Segment Start: Records supplied

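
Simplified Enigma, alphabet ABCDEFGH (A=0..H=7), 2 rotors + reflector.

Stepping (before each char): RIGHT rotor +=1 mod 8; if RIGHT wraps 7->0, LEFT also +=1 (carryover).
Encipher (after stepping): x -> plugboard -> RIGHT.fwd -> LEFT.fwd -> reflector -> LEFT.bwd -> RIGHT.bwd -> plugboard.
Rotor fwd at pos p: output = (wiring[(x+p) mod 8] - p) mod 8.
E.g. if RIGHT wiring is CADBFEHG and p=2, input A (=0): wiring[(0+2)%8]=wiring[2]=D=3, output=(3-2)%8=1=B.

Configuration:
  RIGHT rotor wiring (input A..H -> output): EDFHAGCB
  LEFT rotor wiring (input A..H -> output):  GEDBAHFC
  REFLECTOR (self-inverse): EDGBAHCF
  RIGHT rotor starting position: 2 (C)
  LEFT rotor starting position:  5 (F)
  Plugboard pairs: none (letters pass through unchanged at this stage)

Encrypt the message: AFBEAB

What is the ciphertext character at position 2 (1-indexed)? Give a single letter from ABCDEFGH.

Char 1 ('A'): step: R->3, L=5; A->plug->A->R->E->L->H->refl->F->L'->C->R'->H->plug->H
Char 2 ('F'): step: R->4, L=5; F->plug->F->R->H->L->D->refl->B->L'->D->R'->H->plug->H

H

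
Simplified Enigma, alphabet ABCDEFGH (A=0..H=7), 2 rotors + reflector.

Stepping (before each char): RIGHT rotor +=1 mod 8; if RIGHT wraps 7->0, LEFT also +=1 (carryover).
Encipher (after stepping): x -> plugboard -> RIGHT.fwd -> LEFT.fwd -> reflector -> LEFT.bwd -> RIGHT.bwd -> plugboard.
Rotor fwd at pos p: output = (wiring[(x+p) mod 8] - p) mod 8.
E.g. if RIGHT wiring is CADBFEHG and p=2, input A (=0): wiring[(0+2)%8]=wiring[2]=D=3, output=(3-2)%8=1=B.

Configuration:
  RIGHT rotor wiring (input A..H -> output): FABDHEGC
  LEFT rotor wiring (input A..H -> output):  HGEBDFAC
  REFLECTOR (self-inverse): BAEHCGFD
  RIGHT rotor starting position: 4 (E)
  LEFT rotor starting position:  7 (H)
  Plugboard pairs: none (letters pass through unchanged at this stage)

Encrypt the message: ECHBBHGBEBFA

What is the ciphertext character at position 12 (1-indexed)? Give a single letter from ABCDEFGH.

Char 1 ('E'): step: R->5, L=7; E->plug->E->R->D->L->F->refl->G->L'->G->R'->G->plug->G
Char 2 ('C'): step: R->6, L=7; C->plug->C->R->H->L->B->refl->A->L'->B->R'->G->plug->G
Char 3 ('H'): step: R->7, L=7; H->plug->H->R->H->L->B->refl->A->L'->B->R'->C->plug->C
Char 4 ('B'): step: R->0, L->0 (L advanced); B->plug->B->R->A->L->H->refl->D->L'->E->R'->F->plug->F
Char 5 ('B'): step: R->1, L=0; B->plug->B->R->A->L->H->refl->D->L'->E->R'->H->plug->H
Char 6 ('H'): step: R->2, L=0; H->plug->H->R->G->L->A->refl->B->L'->D->R'->G->plug->G
Char 7 ('G'): step: R->3, L=0; G->plug->G->R->F->L->F->refl->G->L'->B->R'->C->plug->C
Char 8 ('B'): step: R->4, L=0; B->plug->B->R->A->L->H->refl->D->L'->E->R'->F->plug->F
Char 9 ('E'): step: R->5, L=0; E->plug->E->R->D->L->B->refl->A->L'->G->R'->G->plug->G
Char 10 ('B'): step: R->6, L=0; B->plug->B->R->E->L->D->refl->H->L'->A->R'->A->plug->A
Char 11 ('F'): step: R->7, L=0; F->plug->F->R->A->L->H->refl->D->L'->E->R'->E->plug->E
Char 12 ('A'): step: R->0, L->1 (L advanced); A->plug->A->R->F->L->H->refl->D->L'->B->R'->C->plug->C

C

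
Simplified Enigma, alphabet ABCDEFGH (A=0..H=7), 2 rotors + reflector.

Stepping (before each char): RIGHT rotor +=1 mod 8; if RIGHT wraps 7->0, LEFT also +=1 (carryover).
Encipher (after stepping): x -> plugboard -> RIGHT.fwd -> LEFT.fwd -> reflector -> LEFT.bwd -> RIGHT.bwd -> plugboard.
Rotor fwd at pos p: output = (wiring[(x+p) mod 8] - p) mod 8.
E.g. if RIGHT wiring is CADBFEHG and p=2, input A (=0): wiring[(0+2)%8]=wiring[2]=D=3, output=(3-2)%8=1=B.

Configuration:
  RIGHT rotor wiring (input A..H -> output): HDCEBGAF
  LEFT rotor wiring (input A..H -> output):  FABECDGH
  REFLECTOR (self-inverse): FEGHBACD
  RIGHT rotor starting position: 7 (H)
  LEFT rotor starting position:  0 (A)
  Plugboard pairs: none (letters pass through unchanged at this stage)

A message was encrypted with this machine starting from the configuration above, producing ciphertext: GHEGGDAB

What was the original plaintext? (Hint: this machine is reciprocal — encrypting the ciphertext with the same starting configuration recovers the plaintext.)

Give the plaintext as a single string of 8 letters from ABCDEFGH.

Char 1 ('G'): step: R->0, L->1 (L advanced); G->plug->G->R->A->L->H->refl->D->L'->C->R'->C->plug->C
Char 2 ('H'): step: R->1, L=1; H->plug->H->R->G->L->G->refl->C->L'->E->R'->G->plug->G
Char 3 ('E'): step: R->2, L=1; E->plug->E->R->G->L->G->refl->C->L'->E->R'->D->plug->D
Char 4 ('G'): step: R->3, L=1; G->plug->G->R->A->L->H->refl->D->L'->C->R'->E->plug->E
Char 5 ('G'): step: R->4, L=1; G->plug->G->R->G->L->G->refl->C->L'->E->R'->C->plug->C
Char 6 ('D'): step: R->5, L=1; D->plug->D->R->C->L->D->refl->H->L'->A->R'->C->plug->C
Char 7 ('A'): step: R->6, L=1; A->plug->A->R->C->L->D->refl->H->L'->A->R'->H->plug->H
Char 8 ('B'): step: R->7, L=1; B->plug->B->R->A->L->H->refl->D->L'->C->R'->F->plug->F

Answer: CGDECCHF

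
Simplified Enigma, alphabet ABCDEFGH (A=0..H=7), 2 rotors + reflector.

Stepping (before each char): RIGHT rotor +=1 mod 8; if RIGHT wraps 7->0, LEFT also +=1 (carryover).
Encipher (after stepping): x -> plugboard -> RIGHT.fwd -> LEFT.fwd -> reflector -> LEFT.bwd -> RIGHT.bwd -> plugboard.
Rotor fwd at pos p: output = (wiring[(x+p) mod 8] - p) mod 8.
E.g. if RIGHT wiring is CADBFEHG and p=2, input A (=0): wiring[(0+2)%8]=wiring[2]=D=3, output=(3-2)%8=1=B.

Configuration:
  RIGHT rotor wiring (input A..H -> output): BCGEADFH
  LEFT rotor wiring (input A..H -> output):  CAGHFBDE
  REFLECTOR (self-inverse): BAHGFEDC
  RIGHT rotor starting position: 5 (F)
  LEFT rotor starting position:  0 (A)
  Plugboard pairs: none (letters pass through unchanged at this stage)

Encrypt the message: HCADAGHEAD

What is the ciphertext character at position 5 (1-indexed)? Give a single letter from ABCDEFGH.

Char 1 ('H'): step: R->6, L=0; H->plug->H->R->F->L->B->refl->A->L'->B->R'->B->plug->B
Char 2 ('C'): step: R->7, L=0; C->plug->C->R->D->L->H->refl->C->L'->A->R'->A->plug->A
Char 3 ('A'): step: R->0, L->1 (L advanced); A->plug->A->R->B->L->F->refl->E->L'->D->R'->F->plug->F
Char 4 ('D'): step: R->1, L=1; D->plug->D->R->H->L->B->refl->A->L'->E->R'->F->plug->F
Char 5 ('A'): step: R->2, L=1; A->plug->A->R->E->L->A->refl->B->L'->H->R'->G->plug->G

G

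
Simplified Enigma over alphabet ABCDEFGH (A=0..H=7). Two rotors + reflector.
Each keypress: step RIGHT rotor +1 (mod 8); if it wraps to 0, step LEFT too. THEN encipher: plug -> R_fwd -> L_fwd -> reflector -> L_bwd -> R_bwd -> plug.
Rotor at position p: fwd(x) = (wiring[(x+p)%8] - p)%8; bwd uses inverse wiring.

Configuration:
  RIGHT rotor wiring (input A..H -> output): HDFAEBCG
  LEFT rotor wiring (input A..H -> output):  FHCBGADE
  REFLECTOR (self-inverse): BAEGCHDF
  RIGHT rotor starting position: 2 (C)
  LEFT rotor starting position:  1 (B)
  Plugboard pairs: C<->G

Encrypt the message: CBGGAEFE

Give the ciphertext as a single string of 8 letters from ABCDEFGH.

Answer: GFDFFDGF

Derivation:
Char 1 ('C'): step: R->3, L=1; C->plug->G->R->A->L->G->refl->D->L'->G->R'->C->plug->G
Char 2 ('B'): step: R->4, L=1; B->plug->B->R->F->L->C->refl->E->L'->H->R'->F->plug->F
Char 3 ('G'): step: R->5, L=1; G->plug->C->R->B->L->B->refl->A->L'->C->R'->D->plug->D
Char 4 ('G'): step: R->6, L=1; G->plug->C->R->B->L->B->refl->A->L'->C->R'->F->plug->F
Char 5 ('A'): step: R->7, L=1; A->plug->A->R->H->L->E->refl->C->L'->F->R'->F->plug->F
Char 6 ('E'): step: R->0, L->2 (L advanced); E->plug->E->R->E->L->B->refl->A->L'->A->R'->D->plug->D
Char 7 ('F'): step: R->1, L=2; F->plug->F->R->B->L->H->refl->F->L'->H->R'->C->plug->G
Char 8 ('E'): step: R->2, L=2; E->plug->E->R->A->L->A->refl->B->L'->E->R'->F->plug->F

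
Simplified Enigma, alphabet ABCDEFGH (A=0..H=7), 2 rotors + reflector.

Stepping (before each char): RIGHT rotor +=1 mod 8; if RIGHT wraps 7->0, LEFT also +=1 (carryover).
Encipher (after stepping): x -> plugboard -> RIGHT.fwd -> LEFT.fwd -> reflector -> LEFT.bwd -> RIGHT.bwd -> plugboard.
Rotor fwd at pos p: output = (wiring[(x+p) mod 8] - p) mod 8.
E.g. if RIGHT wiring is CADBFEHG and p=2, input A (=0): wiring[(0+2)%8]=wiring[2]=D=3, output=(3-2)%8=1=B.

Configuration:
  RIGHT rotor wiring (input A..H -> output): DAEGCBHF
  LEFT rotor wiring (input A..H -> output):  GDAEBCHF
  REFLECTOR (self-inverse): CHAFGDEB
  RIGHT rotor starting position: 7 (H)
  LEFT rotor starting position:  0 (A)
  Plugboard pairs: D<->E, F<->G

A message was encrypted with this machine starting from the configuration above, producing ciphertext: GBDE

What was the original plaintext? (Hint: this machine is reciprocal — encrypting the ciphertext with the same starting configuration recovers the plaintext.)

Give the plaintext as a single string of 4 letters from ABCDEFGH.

Answer: CDHH

Derivation:
Char 1 ('G'): step: R->0, L->1 (L advanced); G->plug->F->R->B->L->H->refl->B->L'->E->R'->C->plug->C
Char 2 ('B'): step: R->1, L=1; B->plug->B->R->D->L->A->refl->C->L'->A->R'->E->plug->D
Char 3 ('D'): step: R->2, L=1; D->plug->E->R->F->L->G->refl->E->L'->G->R'->H->plug->H
Char 4 ('E'): step: R->3, L=1; E->plug->D->R->E->L->B->refl->H->L'->B->R'->H->plug->H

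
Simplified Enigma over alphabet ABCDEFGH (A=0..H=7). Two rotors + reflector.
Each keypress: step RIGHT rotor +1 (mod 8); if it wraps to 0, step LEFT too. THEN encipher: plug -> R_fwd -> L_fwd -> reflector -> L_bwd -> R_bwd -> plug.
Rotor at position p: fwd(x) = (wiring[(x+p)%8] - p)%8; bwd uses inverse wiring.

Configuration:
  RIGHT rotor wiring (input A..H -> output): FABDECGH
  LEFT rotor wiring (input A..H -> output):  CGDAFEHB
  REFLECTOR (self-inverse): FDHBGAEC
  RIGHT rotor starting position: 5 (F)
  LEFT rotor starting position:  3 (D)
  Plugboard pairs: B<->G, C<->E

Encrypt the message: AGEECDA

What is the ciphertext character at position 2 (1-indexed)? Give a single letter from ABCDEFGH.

Char 1 ('A'): step: R->6, L=3; A->plug->A->R->A->L->F->refl->A->L'->H->R'->C->plug->E
Char 2 ('G'): step: R->7, L=3; G->plug->B->R->G->L->D->refl->B->L'->C->R'->D->plug->D

D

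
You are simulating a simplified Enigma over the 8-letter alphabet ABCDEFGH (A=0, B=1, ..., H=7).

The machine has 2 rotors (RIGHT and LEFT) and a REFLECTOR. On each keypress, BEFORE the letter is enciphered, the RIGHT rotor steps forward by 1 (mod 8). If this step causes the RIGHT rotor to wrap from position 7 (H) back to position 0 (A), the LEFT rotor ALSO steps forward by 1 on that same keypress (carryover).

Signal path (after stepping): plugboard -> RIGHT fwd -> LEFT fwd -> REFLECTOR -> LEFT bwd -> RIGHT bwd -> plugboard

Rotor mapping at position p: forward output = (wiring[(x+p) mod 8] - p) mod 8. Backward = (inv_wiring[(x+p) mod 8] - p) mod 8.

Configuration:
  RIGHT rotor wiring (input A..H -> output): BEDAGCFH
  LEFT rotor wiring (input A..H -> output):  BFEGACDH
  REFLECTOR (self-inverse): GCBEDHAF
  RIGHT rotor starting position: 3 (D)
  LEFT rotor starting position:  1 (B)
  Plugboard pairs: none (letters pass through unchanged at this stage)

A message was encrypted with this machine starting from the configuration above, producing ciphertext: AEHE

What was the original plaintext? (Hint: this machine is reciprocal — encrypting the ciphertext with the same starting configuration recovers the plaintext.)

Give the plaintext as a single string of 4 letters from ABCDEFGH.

Char 1 ('A'): step: R->4, L=1; A->plug->A->R->C->L->F->refl->H->L'->D->R'->D->plug->D
Char 2 ('E'): step: R->5, L=1; E->plug->E->R->H->L->A->refl->G->L'->G->R'->F->plug->F
Char 3 ('H'): step: R->6, L=1; H->plug->H->R->E->L->B->refl->C->L'->F->R'->E->plug->E
Char 4 ('E'): step: R->7, L=1; E->plug->E->R->B->L->D->refl->E->L'->A->R'->A->plug->A

Answer: DFEA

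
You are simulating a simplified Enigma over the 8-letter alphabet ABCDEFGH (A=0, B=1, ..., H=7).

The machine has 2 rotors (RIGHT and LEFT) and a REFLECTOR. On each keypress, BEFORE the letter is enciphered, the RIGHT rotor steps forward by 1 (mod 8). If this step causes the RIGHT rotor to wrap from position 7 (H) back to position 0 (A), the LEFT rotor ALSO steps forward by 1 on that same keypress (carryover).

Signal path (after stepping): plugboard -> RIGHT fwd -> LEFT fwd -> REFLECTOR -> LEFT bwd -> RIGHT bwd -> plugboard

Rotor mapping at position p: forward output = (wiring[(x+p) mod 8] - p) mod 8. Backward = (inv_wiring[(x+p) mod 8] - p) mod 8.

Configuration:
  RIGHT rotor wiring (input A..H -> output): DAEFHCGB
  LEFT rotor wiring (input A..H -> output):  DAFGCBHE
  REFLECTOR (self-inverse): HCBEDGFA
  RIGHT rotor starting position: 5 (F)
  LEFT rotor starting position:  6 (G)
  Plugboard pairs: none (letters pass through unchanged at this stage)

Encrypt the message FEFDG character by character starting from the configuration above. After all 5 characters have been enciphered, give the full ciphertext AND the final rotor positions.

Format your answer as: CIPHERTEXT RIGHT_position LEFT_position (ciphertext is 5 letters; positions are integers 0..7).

Char 1 ('F'): step: R->6, L=6; F->plug->F->R->H->L->D->refl->E->L'->G->R'->E->plug->E
Char 2 ('E'): step: R->7, L=6; E->plug->E->R->G->L->E->refl->D->L'->H->R'->H->plug->H
Char 3 ('F'): step: R->0, L->7 (L advanced); F->plug->F->R->C->L->B->refl->C->L'->G->R'->G->plug->G
Char 4 ('D'): step: R->1, L=7; D->plug->D->R->G->L->C->refl->B->L'->C->R'->H->plug->H
Char 5 ('G'): step: R->2, L=7; G->plug->G->R->B->L->E->refl->D->L'->F->R'->C->plug->C
Final: ciphertext=EHGHC, RIGHT=2, LEFT=7

Answer: EHGHC 2 7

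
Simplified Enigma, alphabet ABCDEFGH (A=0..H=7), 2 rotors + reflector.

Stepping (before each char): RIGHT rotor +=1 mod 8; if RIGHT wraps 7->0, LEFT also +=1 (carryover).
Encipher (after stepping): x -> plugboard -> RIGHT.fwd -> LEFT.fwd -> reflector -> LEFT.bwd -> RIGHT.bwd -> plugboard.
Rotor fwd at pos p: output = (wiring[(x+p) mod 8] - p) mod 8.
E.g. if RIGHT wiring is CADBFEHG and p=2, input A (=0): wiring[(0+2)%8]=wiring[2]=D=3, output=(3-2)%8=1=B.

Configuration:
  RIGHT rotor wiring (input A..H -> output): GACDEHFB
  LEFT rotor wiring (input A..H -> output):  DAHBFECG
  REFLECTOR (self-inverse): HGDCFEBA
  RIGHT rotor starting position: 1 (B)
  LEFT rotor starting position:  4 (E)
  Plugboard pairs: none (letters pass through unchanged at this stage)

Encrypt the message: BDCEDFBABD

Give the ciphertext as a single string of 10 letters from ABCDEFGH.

Answer: GAFGCBFGHF

Derivation:
Char 1 ('B'): step: R->2, L=4; B->plug->B->R->B->L->A->refl->H->L'->E->R'->G->plug->G
Char 2 ('D'): step: R->3, L=4; D->plug->D->R->C->L->G->refl->B->L'->A->R'->A->plug->A
Char 3 ('C'): step: R->4, L=4; C->plug->C->R->B->L->A->refl->H->L'->E->R'->F->plug->F
Char 4 ('E'): step: R->5, L=4; E->plug->E->R->D->L->C->refl->D->L'->G->R'->G->plug->G
Char 5 ('D'): step: R->6, L=4; D->plug->D->R->C->L->G->refl->B->L'->A->R'->C->plug->C
Char 6 ('F'): step: R->7, L=4; F->plug->F->R->F->L->E->refl->F->L'->H->R'->B->plug->B
Char 7 ('B'): step: R->0, L->5 (L advanced); B->plug->B->R->A->L->H->refl->A->L'->H->R'->F->plug->F
Char 8 ('A'): step: R->1, L=5; A->plug->A->R->H->L->A->refl->H->L'->A->R'->G->plug->G
Char 9 ('B'): step: R->2, L=5; B->plug->B->R->B->L->F->refl->E->L'->G->R'->H->plug->H
Char 10 ('D'): step: R->3, L=5; D->plug->D->R->C->L->B->refl->G->L'->D->R'->F->plug->F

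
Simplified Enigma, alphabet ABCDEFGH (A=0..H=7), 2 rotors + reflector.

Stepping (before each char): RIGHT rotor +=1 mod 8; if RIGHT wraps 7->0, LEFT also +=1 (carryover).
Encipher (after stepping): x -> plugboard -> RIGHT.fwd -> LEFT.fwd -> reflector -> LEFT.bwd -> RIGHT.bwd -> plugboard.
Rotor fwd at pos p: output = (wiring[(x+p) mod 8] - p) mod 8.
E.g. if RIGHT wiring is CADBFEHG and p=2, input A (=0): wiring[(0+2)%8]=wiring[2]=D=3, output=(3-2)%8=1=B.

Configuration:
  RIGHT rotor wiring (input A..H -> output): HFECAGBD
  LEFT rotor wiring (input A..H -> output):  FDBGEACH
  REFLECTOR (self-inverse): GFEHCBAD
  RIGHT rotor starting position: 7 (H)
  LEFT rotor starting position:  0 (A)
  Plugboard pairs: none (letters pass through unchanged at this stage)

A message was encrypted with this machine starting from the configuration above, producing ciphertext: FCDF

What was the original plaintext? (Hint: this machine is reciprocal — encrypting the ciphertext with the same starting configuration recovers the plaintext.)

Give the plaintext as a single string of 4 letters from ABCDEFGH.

Char 1 ('F'): step: R->0, L->1 (L advanced); F->plug->F->R->G->L->G->refl->A->L'->B->R'->G->plug->G
Char 2 ('C'): step: R->1, L=1; C->plug->C->R->B->L->A->refl->G->L'->G->R'->H->plug->H
Char 3 ('D'): step: R->2, L=1; D->plug->D->R->E->L->H->refl->D->L'->D->R'->H->plug->H
Char 4 ('F'): step: R->3, L=1; F->plug->F->R->E->L->H->refl->D->L'->D->R'->C->plug->C

Answer: GHHC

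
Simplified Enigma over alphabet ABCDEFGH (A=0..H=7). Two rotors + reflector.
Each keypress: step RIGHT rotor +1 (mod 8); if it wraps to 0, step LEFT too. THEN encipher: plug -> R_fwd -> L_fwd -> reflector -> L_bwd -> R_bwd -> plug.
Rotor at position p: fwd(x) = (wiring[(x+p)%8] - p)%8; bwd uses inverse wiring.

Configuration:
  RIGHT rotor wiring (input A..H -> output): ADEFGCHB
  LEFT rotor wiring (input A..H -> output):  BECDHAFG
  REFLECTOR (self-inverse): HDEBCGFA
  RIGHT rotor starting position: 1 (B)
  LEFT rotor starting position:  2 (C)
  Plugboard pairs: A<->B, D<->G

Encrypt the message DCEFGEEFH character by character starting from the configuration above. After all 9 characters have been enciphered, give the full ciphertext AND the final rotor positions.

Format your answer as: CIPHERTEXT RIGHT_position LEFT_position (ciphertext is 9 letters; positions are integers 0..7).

Char 1 ('D'): step: R->2, L=2; D->plug->G->R->G->L->H->refl->A->L'->A->R'->D->plug->G
Char 2 ('C'): step: R->3, L=2; C->plug->C->R->H->L->C->refl->E->L'->F->R'->F->plug->F
Char 3 ('E'): step: R->4, L=2; E->plug->E->R->E->L->D->refl->B->L'->B->R'->H->plug->H
Char 4 ('F'): step: R->5, L=2; F->plug->F->R->H->L->C->refl->E->L'->F->R'->A->plug->B
Char 5 ('G'): step: R->6, L=2; G->plug->D->R->F->L->E->refl->C->L'->H->R'->F->plug->F
Char 6 ('E'): step: R->7, L=2; E->plug->E->R->G->L->H->refl->A->L'->A->R'->H->plug->H
Char 7 ('E'): step: R->0, L->3 (L advanced); E->plug->E->R->G->L->B->refl->D->L'->E->R'->C->plug->C
Char 8 ('F'): step: R->1, L=3; F->plug->F->R->G->L->B->refl->D->L'->E->R'->C->plug->C
Char 9 ('H'): step: R->2, L=3; H->plug->H->R->B->L->E->refl->C->L'->D->R'->B->plug->A
Final: ciphertext=GFHBFHCCA, RIGHT=2, LEFT=3

Answer: GFHBFHCCA 2 3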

Segment End: Records supplied

*The task:* Whenever the string "been" turns up in a line of the data, copy that line.

*Answer section:*
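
Encrypt the message FEFDG character by character starting from the configuration above. After all 5 characters have been enciphered, give the full ciphertext AND the final rotor positions.
Encrypt the message DCEFGEEFH character by character starting from the configuration above. After all 9 characters have been enciphered, give the full ciphertext AND the final rotor positions.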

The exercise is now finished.